How to complete this task: When the line containing "2. drop J (rotation" is reached, begin transcribing. Continue exactly through the final line of the listing, and return nothing else.

*** Opening of Exercise materials ***

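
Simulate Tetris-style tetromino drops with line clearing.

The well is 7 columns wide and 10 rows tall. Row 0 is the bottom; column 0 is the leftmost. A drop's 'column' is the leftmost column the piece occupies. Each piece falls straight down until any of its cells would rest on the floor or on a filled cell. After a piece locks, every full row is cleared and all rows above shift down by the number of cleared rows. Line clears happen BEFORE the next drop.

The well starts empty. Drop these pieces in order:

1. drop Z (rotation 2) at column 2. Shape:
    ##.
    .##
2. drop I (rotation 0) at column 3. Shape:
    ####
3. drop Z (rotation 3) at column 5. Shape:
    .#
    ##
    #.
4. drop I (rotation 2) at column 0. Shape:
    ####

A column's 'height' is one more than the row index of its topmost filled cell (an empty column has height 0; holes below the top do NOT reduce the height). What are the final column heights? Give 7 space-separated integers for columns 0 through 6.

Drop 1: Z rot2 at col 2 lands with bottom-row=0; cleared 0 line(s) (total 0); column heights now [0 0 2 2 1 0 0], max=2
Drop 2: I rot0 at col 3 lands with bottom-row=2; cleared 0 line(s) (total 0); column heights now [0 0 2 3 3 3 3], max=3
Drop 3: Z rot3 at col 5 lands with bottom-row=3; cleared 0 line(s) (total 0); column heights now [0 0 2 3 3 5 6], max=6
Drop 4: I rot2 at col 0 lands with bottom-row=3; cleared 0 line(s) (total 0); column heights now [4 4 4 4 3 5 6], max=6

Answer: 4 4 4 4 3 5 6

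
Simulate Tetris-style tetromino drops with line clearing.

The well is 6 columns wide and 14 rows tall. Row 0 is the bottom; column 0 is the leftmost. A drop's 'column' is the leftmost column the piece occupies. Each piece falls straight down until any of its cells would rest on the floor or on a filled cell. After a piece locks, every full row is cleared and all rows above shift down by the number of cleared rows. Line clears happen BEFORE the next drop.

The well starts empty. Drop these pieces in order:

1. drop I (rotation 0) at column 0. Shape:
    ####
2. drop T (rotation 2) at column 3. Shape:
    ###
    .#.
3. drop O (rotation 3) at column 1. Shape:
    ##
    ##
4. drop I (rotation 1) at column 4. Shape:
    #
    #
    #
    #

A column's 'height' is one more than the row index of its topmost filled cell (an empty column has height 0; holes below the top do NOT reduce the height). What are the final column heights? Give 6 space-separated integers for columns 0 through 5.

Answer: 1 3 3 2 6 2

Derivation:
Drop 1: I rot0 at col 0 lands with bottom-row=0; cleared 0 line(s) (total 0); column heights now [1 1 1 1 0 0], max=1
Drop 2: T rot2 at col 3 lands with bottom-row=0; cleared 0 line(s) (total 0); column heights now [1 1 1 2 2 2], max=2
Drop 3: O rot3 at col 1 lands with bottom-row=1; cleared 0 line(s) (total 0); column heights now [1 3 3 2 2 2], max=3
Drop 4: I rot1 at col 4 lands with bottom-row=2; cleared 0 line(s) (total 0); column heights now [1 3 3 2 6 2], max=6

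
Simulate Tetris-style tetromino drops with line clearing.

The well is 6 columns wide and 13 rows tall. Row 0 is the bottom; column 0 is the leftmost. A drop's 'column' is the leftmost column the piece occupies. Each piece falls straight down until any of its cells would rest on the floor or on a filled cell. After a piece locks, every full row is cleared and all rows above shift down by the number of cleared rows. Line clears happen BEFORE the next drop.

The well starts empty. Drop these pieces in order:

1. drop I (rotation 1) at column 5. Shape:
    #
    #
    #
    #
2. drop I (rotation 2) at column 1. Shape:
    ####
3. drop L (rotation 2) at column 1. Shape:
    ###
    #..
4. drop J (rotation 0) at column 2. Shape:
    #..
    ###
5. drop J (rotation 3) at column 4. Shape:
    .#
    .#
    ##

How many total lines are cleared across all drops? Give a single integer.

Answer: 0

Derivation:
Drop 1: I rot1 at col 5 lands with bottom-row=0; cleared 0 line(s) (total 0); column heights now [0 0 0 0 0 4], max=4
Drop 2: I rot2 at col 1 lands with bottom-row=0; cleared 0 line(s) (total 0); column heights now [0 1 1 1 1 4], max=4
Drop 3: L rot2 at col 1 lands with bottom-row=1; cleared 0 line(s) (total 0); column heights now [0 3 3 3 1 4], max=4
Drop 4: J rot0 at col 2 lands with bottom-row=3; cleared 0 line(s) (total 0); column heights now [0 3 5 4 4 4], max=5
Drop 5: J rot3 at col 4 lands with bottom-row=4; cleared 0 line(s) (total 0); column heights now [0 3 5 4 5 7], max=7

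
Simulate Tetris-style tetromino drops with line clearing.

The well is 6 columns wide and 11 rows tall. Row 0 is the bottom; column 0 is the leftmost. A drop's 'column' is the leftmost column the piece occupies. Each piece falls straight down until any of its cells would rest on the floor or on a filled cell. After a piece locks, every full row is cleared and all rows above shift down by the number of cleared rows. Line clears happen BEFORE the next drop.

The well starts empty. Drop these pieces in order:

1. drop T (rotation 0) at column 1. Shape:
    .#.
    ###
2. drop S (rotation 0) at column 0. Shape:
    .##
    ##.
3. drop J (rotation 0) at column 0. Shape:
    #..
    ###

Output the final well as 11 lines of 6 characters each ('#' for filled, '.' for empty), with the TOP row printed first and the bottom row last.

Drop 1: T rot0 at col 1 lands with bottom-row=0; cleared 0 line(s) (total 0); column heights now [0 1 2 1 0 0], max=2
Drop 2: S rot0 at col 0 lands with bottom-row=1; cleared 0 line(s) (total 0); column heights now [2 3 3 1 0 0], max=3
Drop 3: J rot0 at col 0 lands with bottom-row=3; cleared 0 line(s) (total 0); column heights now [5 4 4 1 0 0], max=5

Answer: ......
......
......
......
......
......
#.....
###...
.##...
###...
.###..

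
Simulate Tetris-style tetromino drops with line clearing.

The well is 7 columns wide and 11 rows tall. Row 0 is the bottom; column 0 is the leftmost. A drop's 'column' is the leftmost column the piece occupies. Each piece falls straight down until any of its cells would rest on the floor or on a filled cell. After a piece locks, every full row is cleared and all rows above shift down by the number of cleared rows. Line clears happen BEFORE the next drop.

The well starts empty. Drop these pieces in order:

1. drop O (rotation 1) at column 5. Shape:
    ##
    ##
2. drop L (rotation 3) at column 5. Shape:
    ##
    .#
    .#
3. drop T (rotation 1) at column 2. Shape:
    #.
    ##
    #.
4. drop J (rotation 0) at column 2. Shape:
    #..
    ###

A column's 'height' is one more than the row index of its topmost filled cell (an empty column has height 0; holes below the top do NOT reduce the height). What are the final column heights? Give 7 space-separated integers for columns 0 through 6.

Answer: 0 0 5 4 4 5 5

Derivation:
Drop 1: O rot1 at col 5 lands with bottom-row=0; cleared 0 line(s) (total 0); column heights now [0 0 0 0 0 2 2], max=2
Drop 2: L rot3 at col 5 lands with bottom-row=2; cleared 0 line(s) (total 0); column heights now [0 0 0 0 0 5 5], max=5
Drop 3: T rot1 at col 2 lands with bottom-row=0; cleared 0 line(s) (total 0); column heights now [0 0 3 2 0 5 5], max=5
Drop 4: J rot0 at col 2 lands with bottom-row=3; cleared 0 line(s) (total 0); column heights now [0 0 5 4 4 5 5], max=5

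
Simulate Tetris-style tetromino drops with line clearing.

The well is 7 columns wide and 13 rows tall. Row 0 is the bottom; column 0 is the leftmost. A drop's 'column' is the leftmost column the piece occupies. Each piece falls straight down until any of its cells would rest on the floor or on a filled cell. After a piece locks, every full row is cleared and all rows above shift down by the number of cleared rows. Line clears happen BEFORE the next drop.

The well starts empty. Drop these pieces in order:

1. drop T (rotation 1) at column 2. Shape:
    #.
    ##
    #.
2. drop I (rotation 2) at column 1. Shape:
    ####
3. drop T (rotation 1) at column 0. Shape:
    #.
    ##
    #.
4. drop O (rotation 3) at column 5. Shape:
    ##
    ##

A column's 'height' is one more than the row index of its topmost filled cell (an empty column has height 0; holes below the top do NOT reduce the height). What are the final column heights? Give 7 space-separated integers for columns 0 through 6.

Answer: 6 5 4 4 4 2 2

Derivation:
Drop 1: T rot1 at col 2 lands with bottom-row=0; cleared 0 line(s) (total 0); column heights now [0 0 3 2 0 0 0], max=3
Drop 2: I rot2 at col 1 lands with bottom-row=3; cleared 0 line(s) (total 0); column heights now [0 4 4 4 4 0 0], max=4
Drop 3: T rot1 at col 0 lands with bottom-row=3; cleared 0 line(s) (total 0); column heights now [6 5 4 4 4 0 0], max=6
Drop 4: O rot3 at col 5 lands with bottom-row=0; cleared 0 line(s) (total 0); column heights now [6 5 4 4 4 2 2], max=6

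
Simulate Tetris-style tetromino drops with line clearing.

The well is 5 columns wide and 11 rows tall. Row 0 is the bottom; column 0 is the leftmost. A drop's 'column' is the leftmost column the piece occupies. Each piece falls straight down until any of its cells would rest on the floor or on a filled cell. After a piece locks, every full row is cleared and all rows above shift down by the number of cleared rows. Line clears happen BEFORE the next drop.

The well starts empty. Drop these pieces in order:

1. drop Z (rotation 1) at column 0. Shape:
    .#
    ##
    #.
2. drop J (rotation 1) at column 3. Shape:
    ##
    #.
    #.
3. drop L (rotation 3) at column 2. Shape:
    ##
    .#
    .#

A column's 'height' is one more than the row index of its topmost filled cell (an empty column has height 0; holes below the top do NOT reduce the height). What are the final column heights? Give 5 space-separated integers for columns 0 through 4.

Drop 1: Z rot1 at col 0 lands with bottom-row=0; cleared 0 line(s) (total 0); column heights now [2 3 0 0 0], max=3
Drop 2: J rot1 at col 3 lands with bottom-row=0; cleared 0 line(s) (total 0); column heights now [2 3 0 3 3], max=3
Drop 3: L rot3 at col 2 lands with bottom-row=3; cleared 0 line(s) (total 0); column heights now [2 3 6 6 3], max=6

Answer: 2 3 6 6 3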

*** Close of Exercise materials ***

Your response:
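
2. drop J (rotation 1) at column 3. Shape:
    ##
    #.
    #.
3. drop L (rotation 3) at column 2. Shape:
    ##
    .#
    .#

A column's 'height' is one more than the row index of its topmost filled cell (an empty column has height 0; holes below the top do NOT reduce the height). What are the final column heights? Give 5 space-separated integers for columns 0 through 4.

Drop 1: Z rot1 at col 0 lands with bottom-row=0; cleared 0 line(s) (total 0); column heights now [2 3 0 0 0], max=3
Drop 2: J rot1 at col 3 lands with bottom-row=0; cleared 0 line(s) (total 0); column heights now [2 3 0 3 3], max=3
Drop 3: L rot3 at col 2 lands with bottom-row=3; cleared 0 line(s) (total 0); column heights now [2 3 6 6 3], max=6

Answer: 2 3 6 6 3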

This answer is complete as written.